▸ WHAT YOU WILL DO: Print all entries word for word.

▸ EXTRACTED ENTRIES:
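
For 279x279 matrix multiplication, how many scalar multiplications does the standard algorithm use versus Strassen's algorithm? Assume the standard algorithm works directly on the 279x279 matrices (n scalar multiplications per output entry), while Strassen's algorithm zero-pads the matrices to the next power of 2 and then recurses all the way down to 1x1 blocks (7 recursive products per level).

Matrix multiplication for 279x279 matrices:

Strassen's algorithm requires power-of-2 dimensions. Pad 279x279 to 512x512 (next power of 2).

Standard algorithm: 279^3 = 21717639 multiplications
Strassen's algorithm: 7^(log2(512)) = 7^9 = 40353607 multiplications
Difference: 21717639 - 40353607 = -18635968 (Strassen uses MORE here due to padding overhead — for small or just-over-power-of-2 n, padding can outweigh the per-level savings)

Standard: 21717639 multiplications (279^3). Strassen: 40353607 multiplications (7^9, after padding to 512x512). Strassen reduces 8 recursive multiplications to 7 at each level.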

▸ RESULT BELOW:
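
For 279x279 matrix multiplication, how many scalar multiplications does the standard algorithm use versus Strassen's algorithm? Assume the standard algorithm works directly on the 279x279 matrices (n scalar multiplications per output entry), while Strassen's algorithm zero-pads the matrices to the next power of 2 and then recurses all the way down to 1x1 blocks (7 recursive products per level).

Matrix multiplication for 279x279 matrices:

Strassen's algorithm requires power-of-2 dimensions. Pad 279x279 to 512x512 (next power of 2).

Standard algorithm: 279^3 = 21717639 multiplications
Strassen's algorithm: 7^(log2(512)) = 7^9 = 40353607 multiplications
Difference: 21717639 - 40353607 = -18635968 (Strassen uses MORE here due to padding overhead — for small or just-over-power-of-2 n, padding can outweigh the per-level savings)

Standard: 21717639 multiplications (279^3). Strassen: 40353607 multiplications (7^9, after padding to 512x512). Strassen reduces 8 recursive multiplications to 7 at each level.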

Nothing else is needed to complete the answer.